The response should consist of the records that follow, repeated exactly.

[Information supplied]
——————
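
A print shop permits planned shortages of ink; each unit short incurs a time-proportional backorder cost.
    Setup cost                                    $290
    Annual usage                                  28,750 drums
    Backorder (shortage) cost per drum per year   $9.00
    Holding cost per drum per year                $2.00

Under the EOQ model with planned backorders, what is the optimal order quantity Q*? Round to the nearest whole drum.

3,192 drums

Basic EOQ = √(2·28,750·290/2) = 2,887.473
Backorder adjustment √((H+b)/b) = √((2+9)/9) = 1.1055
Q* = 2,887.473 × 1.1055 ≈ 3,192.22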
——————
[Response]
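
A print shop permits planned shortages of ink; each unit short incurs a time-proportional backorder cost.
    Setup cost                                    $290
    Annual usage                                  28,750 drums
    Backorder (shortage) cost per drum per year   $9.00
    Holding cost per drum per year                $2.00

Under the EOQ model with planned backorders, what is the optimal order quantity Q*? Round to the nearest whole drum.

3,192 drums

Basic EOQ = √(2·28,750·290/2) = 2,887.473
Backorder adjustment √((H+b)/b) = √((2+9)/9) = 1.1055
Q* = 2,887.473 × 1.1055 ≈ 3,192.22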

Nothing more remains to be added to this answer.